Input data:
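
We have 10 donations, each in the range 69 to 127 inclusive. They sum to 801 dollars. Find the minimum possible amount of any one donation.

69

Minimizing one value means maximizing the remaining 9.
The other 9 can take up 9 × 127 = 1143 ≥ 801 − 69, so one donation can sit at its floor of 69.
Achievable: one at 69 and the other 9 totalling 732, which fits since 9 × 69 ≤ 732 ≤ 9 × 127.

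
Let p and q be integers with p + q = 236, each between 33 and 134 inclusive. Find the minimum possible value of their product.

pq = p(236 − p) is concave in p, so over [102, 134] it is minimized at an endpoint.
At the endpoint p = 102, q = 236 − 102 = 134, so pq = 102 × 134 = 13668.

13668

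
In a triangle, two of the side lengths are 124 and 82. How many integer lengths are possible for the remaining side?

The triangle inequality gives |124 − 82| < c < 124 + 82, i.e. 42 < c < 206.
So c can be any integer from 43 to 205: 163 values.

163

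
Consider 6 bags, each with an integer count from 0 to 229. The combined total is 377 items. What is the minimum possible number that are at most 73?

Each value above 73 is at least 74, contributing at least 74 − 0 = 74 above the floor 0.
The sum exceeds the floor total 0 by 377, so at most ⌊377/74⌋ = 5 exceed 73, and at least 1 are ≤ 73.
Exactly 1 works: 1 value at 0 and 5 at 74 total 370; raise one of the low values by 7 (still ≤ 73) to hit 377.

1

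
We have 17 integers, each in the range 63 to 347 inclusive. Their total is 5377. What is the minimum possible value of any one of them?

63

To make one integer as small as possible, make the other 16 as large as possible.
The other 16 can take up 16 × 347 = 5552 ≥ 5377 − 63, so one integer can sit at its floor of 63.
Achievable: one at 63 and the other 16 totalling 5314, which fits since 16 × 63 ≤ 5314 ≤ 16 × 347.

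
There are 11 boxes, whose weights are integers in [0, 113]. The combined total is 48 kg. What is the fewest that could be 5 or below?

Let j be the number exceeding 5. Then the total is ≥ 6·j + 0·(11 − j) = 0 + 6j.
So 6j ≤ 48 and j ≤ 8; hence at least 11 − 8 = 3 are ≤ 5.
Exactly 3 works: 3 values at 0 and 8 at 6 total 48.

3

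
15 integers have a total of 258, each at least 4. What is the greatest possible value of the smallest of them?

The 15 values sum to 258, so their minimum is at most ⌊258/15⌋ = 17.
Equality holds with 12 values of 17 and 3 values of 18.

17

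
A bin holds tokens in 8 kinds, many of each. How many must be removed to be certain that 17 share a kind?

You could draw 16 of every kind without reaching 17 of any — 128 in all.
One more forces 17 of some kind, so 128 + 1 = 129.

129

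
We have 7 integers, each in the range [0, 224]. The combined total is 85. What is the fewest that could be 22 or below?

4

If only k of them are at most 22, the other 7 − k are at least 23, so the total is at least (7 − k)·23 + k·0.
This is ≤ 85, so (7 − k)·23 + 0k ≤ 85, which gives k ≥ 4.
Exactly 4 works: 4 values at 0 and 3 at 23 total 69; raise one of the low values by 16 (still ≤ 22) to hit 85.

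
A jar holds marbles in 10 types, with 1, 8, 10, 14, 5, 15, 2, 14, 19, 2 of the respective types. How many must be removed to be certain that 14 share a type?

In the worst case you take as many as possible of each type without reaching 14: 1 + 8 + 10 + 13 + 5 + 13 + 2 + 13 + 13 + 2 = 80.
The next one must give 14 of some type, so 80 + 1 = 81.

81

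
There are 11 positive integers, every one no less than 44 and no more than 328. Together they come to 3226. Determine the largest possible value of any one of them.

328

Maximizing one value means minimizing the remaining 10.
The other 10 contribute at least 10 × 44 = 440, leaving at most 3226 − 440 = 2786.
But each integer is capped at 328, so the maximum is 328.
Achievable: one at 328 and the other 10 totalling 2898, which fits since 10 × 44 ≤ 2898 ≤ 10 × 328.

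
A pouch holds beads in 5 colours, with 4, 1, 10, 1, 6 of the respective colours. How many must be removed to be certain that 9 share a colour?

21

In the worst case you take as many as possible of each colour without reaching 9: 4 + 1 + 8 + 1 + 6 = 20.
The next one must give 9 of some colour, so 20 + 1 = 21.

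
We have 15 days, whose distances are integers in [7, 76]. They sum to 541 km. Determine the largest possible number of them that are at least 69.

Suppose k of them are at least 69. Those contribute at least 69 each and the other 15 − k at least 7 each.
So the total is at least 69k + 7(15 − k) = 105 + 62k. This must be ≤ 541, giving k ≤ 7.
k = 7 is achieved by 7 values at 69 and 8 at 7, total 539; add 2 to one value (staying below 69) to reach 541.

7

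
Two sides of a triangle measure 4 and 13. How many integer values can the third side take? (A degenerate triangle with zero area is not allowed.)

The triangle inequality gives |4 − 13| < c < 4 + 13, i.e. 9 < c < 17.
So c can be any integer from 10 to 16: 7 values.

7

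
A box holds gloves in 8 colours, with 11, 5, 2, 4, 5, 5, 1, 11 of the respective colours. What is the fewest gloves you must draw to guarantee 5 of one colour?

28

In the worst case you take as many as possible of each colour without reaching 5: 4 + 4 + 2 + 4 + 4 + 4 + 1 + 4 = 27.
The next one must give 5 of some colour, so 27 + 1 = 28.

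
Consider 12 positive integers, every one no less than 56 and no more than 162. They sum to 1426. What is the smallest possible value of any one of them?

To make one integer as small as possible, make the other 11 as large as possible.
The other 11 can take up 11 × 162 = 1782 ≥ 1426 − 56, so one integer can sit at its floor of 56.
Achievable: one at 56 and the other 11 totalling 1370, which fits since 11 × 56 ≤ 1370 ≤ 11 × 162.

56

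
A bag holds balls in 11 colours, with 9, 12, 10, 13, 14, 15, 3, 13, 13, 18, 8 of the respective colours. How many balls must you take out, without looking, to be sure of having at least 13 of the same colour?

115

In the worst case you take as many as possible of each colour without reaching 13: 9 + 12 + 10 + 12 + 12 + 12 + 3 + 12 + 12 + 12 + 8 = 114.
The next one must give 13 of some colour, so 114 + 1 = 115.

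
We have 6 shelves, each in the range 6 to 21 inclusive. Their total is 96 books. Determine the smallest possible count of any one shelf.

6

Minimizing one value means maximizing the remaining 5.
The other 5 can take up 5 × 21 = 105 ≥ 96 − 6, so one shelf can sit at its floor of 6.
Achievable: one at 6 and the other 5 totalling 90, which fits since 5 × 6 ≤ 90 ≤ 5 × 21.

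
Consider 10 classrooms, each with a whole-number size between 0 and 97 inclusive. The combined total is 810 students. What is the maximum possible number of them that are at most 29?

Each value at 29 or below falls at least 97 − 29 = 68 short of the ceiling 97.
The ceiling total is 10 × 97 = 970, and we need 810, so at most ⌊(970 − 810)/68⌋ = 2 can be that low.
k = 2 is achieved by 2 values at 29 and 8 at 97, total 834; lower one of the 97's by 24 (still > 29) to reach 810.

2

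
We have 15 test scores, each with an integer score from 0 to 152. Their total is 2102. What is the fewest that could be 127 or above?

9

If only k of them are at least 127, the other 15 − k are at most 126, so the total is at most k·152 + (15 − k)·126.
This must reach 2102, so k·152 + (15 − k)·126 ≥ 2102, giving k ≥ 9.
Exactly 9 works: 9 values at 152 and 6 at 126 total 2124; lower one of the high values by 22 (still ≥ 127) to hit 2102.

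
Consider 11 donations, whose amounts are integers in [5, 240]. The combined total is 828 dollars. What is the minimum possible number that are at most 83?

2

If only k of them are at most 83, the other 11 − k are at least 84, so the total is at least (11 − k)·84 + k·5.
This is ≤ 828, so (11 − k)·84 + 5k ≤ 828, which gives k ≥ 2.
Exactly 2 works: 2 values at 5 and 9 at 84 total 766; raise one of the low values by 62 (still ≤ 83) to hit 828.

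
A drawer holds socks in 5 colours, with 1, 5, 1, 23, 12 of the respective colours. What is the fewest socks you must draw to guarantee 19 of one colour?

38

In the worst case you take as many as possible of each colour without reaching 19: 1 + 5 + 1 + 18 + 12 = 37.
The next one must give 19 of some colour, so 37 + 1 = 38.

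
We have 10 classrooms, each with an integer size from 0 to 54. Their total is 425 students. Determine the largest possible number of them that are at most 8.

Suppose k of them are at most 8. Those contribute at most 8 each and the rest at most 54 each.
So the total is at most 8k + 54(10 − k) = 540 − 46k. This must still be ≥ 425, so k ≤ 2.
k = 2 is achieved by 2 values at 8 and 8 at 54, total 448; lower one of the 54's by 23 (still > 8) to reach 425.

2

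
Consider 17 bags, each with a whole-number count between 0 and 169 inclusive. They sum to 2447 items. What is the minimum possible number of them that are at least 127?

8

Each value short of 127 is at most 126, costing at least 169 − 126 = 43 against the maximum total of 2873.
We can afford to lose at most 2873 − 2447 = 426, so at most ⌊426/43⌋ = 9 fall short, and at least 8 are ≥ 127.
Exactly 8 works: 8 values at 169 and 9 at 126 total 2486; lower one of the high values by 39 (still ≥ 127) to hit 2447.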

Task to complete: Print exactly the stretch of lines beginning with the one that holds "Consider 17 bags, each" and ending at the last line above.

Response to the task:
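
Consider 17 bags, each with a whole-number count between 0 and 169 inclusive. They sum to 2447 items. What is the minimum possible number of them that are at least 127?

8

Each value short of 127 is at most 126, costing at least 169 − 126 = 43 against the maximum total of 2873.
We can afford to lose at most 2873 − 2447 = 426, so at most ⌊426/43⌋ = 9 fall short, and at least 8 are ≥ 127.
Exactly 8 works: 8 values at 169 and 9 at 126 total 2486; lower one of the high values by 39 (still ≥ 127) to hit 2447.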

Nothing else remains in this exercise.